Work request - What you return should match the data below exactly, line for line.

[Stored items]
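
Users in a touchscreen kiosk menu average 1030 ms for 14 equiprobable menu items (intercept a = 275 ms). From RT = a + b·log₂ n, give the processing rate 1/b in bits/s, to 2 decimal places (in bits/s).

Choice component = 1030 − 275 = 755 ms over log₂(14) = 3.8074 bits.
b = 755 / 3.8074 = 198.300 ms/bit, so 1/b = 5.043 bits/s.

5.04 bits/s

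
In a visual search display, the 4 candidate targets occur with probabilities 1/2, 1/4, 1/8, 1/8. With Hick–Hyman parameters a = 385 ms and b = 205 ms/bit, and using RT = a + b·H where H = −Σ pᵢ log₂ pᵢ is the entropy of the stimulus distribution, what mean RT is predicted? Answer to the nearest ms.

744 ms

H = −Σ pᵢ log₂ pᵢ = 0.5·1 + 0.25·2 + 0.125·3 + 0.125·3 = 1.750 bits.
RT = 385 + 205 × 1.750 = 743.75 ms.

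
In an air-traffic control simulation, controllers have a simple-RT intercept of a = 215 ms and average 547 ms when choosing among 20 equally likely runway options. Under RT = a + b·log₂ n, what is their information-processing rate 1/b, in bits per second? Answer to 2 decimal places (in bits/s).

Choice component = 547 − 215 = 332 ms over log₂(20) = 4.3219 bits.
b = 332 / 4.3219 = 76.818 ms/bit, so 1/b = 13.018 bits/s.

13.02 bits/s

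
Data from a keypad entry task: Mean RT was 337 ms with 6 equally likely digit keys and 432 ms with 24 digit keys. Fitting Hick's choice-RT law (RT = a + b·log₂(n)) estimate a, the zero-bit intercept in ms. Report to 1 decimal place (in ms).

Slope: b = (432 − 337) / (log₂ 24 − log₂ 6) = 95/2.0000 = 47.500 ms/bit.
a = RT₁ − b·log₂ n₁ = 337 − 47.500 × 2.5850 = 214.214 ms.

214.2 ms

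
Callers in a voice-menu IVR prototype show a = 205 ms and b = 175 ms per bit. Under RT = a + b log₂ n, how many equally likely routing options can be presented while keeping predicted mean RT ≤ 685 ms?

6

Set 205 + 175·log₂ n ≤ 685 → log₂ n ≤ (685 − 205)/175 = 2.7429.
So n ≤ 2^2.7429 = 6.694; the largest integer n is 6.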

Result for this exercise -
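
Users in a touchscreen kiosk menu average 1030 ms for 14 equiprobable menu items (intercept a = 275 ms). From RT = a + b·log₂ n, give the processing rate 1/b in bits/s, to 2 decimal places (in bits/s).

Choice component = 1030 − 275 = 755 ms over log₂(14) = 3.8074 bits.
b = 755 / 3.8074 = 198.300 ms/bit, so 1/b = 5.043 bits/s.

5.04 bits/s

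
In a visual search display, the 4 candidate targets occur with probabilities 1/2, 1/4, 1/8, 1/8. With Hick–Hyman parameters a = 385 ms and b = 205 ms/bit, and using RT = a + b·H where H = −Σ pᵢ log₂ pᵢ is the entropy of the stimulus distribution, what mean RT is predicted? Answer to the nearest ms.

744 ms

H = −Σ pᵢ log₂ pᵢ = 0.5·1 + 0.25·2 + 0.125·3 + 0.125·3 = 1.750 bits.
RT = 385 + 205 × 1.750 = 743.75 ms.

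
In an air-traffic control simulation, controllers have a simple-RT intercept of a = 215 ms and average 547 ms when choosing among 20 equally likely runway options. Under RT = a + b·log₂ n, what is their information-processing rate 1/b, in bits per second? Answer to 2 decimal places (in bits/s).

Choice component = 547 − 215 = 332 ms over log₂(20) = 4.3219 bits.
b = 332 / 4.3219 = 76.818 ms/bit, so 1/b = 13.018 bits/s.

13.02 bits/s

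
Data from a keypad entry task: Mean RT was 337 ms with 6 equally likely digit keys and 432 ms with 24 digit keys. Fitting Hick's choice-RT law (RT = a + b·log₂(n)) estimate a, the zero-bit intercept in ms. Report to 1 decimal place (in ms).

Slope: b = (432 − 337) / (log₂ 24 − log₂ 6) = 95/2.0000 = 47.500 ms/bit.
a = RT₁ − b·log₂ n₁ = 337 − 47.500 × 2.5850 = 214.214 ms.

214.2 ms

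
Callers in a voice-menu IVR prototype show a = 205 ms and b = 175 ms per bit. Under RT = a + b log₂ n, how many equally likely routing options can be presented while keeping predicted mean RT ≤ 685 ms?

6

Set 205 + 175·log₂ n ≤ 685 → log₂ n ≤ (685 − 205)/175 = 2.7429.
So n ≤ 2^2.7429 = 6.694; the largest integer n is 6.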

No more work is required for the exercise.